Give the records again, every one, exactly.

════

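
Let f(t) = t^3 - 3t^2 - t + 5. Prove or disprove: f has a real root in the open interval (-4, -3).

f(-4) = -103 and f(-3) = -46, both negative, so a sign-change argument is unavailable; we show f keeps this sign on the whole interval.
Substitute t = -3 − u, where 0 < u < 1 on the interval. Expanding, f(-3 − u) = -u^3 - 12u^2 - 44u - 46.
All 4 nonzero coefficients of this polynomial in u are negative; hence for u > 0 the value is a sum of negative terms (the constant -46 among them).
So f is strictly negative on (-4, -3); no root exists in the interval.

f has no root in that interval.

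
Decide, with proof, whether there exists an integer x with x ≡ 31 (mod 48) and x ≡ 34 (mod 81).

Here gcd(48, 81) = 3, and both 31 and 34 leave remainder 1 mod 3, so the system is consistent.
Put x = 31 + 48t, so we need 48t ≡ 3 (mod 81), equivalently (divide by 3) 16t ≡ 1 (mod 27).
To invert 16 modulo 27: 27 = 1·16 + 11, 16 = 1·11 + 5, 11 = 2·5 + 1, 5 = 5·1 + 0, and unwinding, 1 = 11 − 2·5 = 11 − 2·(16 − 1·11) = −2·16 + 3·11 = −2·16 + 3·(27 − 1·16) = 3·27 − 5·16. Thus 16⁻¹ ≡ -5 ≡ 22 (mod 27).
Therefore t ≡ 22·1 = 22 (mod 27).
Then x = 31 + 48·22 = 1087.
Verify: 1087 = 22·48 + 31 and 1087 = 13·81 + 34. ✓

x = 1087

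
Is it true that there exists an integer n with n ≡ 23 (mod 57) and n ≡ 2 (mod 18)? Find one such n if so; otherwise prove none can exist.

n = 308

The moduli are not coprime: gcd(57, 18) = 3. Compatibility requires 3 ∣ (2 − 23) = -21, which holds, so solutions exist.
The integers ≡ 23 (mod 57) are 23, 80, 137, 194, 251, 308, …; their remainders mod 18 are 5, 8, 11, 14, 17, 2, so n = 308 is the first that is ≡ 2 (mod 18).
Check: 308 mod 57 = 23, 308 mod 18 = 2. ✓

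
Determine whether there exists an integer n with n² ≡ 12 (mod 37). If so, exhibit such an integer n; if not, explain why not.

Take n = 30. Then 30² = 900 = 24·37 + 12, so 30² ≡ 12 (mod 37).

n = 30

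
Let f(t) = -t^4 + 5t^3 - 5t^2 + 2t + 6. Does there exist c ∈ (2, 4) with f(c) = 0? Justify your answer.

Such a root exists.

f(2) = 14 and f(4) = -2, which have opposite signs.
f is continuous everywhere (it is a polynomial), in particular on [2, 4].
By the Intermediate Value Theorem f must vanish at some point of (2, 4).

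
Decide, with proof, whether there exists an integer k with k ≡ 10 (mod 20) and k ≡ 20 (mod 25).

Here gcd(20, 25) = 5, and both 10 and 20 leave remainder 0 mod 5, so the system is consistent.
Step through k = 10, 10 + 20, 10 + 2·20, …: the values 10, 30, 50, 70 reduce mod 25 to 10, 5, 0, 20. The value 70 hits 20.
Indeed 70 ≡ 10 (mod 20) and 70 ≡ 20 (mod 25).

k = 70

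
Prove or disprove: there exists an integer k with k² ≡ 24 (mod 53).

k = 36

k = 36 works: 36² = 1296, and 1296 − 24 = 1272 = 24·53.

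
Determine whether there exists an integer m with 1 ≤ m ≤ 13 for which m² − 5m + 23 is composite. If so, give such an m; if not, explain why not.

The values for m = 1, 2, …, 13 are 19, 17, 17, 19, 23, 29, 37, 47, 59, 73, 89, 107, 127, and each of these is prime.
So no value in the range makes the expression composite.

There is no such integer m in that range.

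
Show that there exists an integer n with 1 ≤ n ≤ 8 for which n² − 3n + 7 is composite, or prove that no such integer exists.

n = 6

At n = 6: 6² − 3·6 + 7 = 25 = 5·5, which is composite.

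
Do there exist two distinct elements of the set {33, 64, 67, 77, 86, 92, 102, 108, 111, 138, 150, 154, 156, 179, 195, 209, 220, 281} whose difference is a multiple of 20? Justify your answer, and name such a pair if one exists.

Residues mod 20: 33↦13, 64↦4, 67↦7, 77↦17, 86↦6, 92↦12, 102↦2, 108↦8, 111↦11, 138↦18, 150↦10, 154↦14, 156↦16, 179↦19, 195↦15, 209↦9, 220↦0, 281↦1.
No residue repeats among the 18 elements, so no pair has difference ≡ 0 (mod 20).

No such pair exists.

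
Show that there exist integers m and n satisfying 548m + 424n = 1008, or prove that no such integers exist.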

════

EXERCISE SOLUTION:
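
Let f(t) = t^3 - 3t^2 - t + 5. Prove or disprove: f has a real root in the open interval (-4, -3).

f(-4) = -103 and f(-3) = -46, both negative, so a sign-change argument is unavailable; we show f keeps this sign on the whole interval.
Substitute t = -3 − u, where 0 < u < 1 on the interval. Expanding, f(-3 − u) = -u^3 - 12u^2 - 44u - 46.
All 4 nonzero coefficients of this polynomial in u are negative; hence for u > 0 the value is a sum of negative terms (the constant -46 among them).
So f is strictly negative on (-4, -3); no root exists in the interval.

f has no root in that interval.

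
Decide, with proof, whether there exists an integer x with x ≡ 31 (mod 48) and x ≡ 34 (mod 81).

Here gcd(48, 81) = 3, and both 31 and 34 leave remainder 1 mod 3, so the system is consistent.
Put x = 31 + 48t, so we need 48t ≡ 3 (mod 81), equivalently (divide by 3) 16t ≡ 1 (mod 27).
To invert 16 modulo 27: 27 = 1·16 + 11, 16 = 1·11 + 5, 11 = 2·5 + 1, 5 = 5·1 + 0, and unwinding, 1 = 11 − 2·5 = 11 − 2·(16 − 1·11) = −2·16 + 3·11 = −2·16 + 3·(27 − 1·16) = 3·27 − 5·16. Thus 16⁻¹ ≡ -5 ≡ 22 (mod 27).
Therefore t ≡ 22·1 = 22 (mod 27).
Then x = 31 + 48·22 = 1087.
Verify: 1087 = 22·48 + 31 and 1087 = 13·81 + 34. ✓

x = 1087

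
Is it true that there exists an integer n with n ≡ 23 (mod 57) and n ≡ 2 (mod 18)? Find one such n if so; otherwise prove none can exist.

n = 308

The moduli are not coprime: gcd(57, 18) = 3. Compatibility requires 3 ∣ (2 − 23) = -21, which holds, so solutions exist.
The integers ≡ 23 (mod 57) are 23, 80, 137, 194, 251, 308, …; their remainders mod 18 are 5, 8, 11, 14, 17, 2, so n = 308 is the first that is ≡ 2 (mod 18).
Check: 308 mod 57 = 23, 308 mod 18 = 2. ✓

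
Determine whether there exists an integer n with n² ≡ 12 (mod 37). If so, exhibit such an integer n; if not, explain why not.

Take n = 30. Then 30² = 900 = 24·37 + 12, so 30² ≡ 12 (mod 37).

n = 30

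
Let f(t) = -t^4 + 5t^3 - 5t^2 + 2t + 6. Does there exist c ∈ (2, 4) with f(c) = 0? Justify your answer.

Such a root exists.

f(2) = 14 and f(4) = -2, which have opposite signs.
f is continuous everywhere (it is a polynomial), in particular on [2, 4].
By the Intermediate Value Theorem f must vanish at some point of (2, 4).

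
Decide, with proof, whether there exists an integer k with k ≡ 10 (mod 20) and k ≡ 20 (mod 25).

Here gcd(20, 25) = 5, and both 10 and 20 leave remainder 0 mod 5, so the system is consistent.
Step through k = 10, 10 + 20, 10 + 2·20, …: the values 10, 30, 50, 70 reduce mod 25 to 10, 5, 0, 20. The value 70 hits 20.
Indeed 70 ≡ 10 (mod 20) and 70 ≡ 20 (mod 25).

k = 70

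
Prove or disprove: there exists an integer k with k² ≡ 24 (mod 53).

k = 36

k = 36 works: 36² = 1296, and 1296 − 24 = 1272 = 24·53.

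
Determine whether there exists an integer m with 1 ≤ m ≤ 13 for which m² − 5m + 23 is composite. If so, give such an m; if not, explain why not.

The values for m = 1, 2, …, 13 are 19, 17, 17, 19, 23, 29, 37, 47, 59, 73, 89, 107, 127, and each of these is prime.
So no value in the range makes the expression composite.

There is no such integer m in that range.

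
Show that there exists an integer n with 1 ≤ n ≤ 8 for which n² − 3n + 7 is composite, or prove that no such integer exists.

n = 6

At n = 6: 6² − 3·6 + 7 = 25 = 5·5, which is composite.

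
Do there exist two distinct elements of the set {33, 64, 67, 77, 86, 92, 102, 108, 111, 138, 150, 154, 156, 179, 195, 209, 220, 281} whose difference is a multiple of 20? Justify your answer, and name such a pair if one exists.

Residues mod 20: 33↦13, 64↦4, 67↦7, 77↦17, 86↦6, 92↦12, 102↦2, 108↦8, 111↦11, 138↦18, 150↦10, 154↦14, 156↦16, 179↦19, 195↦15, 209↦9, 220↦0, 281↦1.
No residue repeats among the 18 elements, so no pair has difference ≡ 0 (mod 20).

No such pair exists.

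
Show that there exist integers m and n satisfying 548m + 424n = 1008, or prove that no such integers exist.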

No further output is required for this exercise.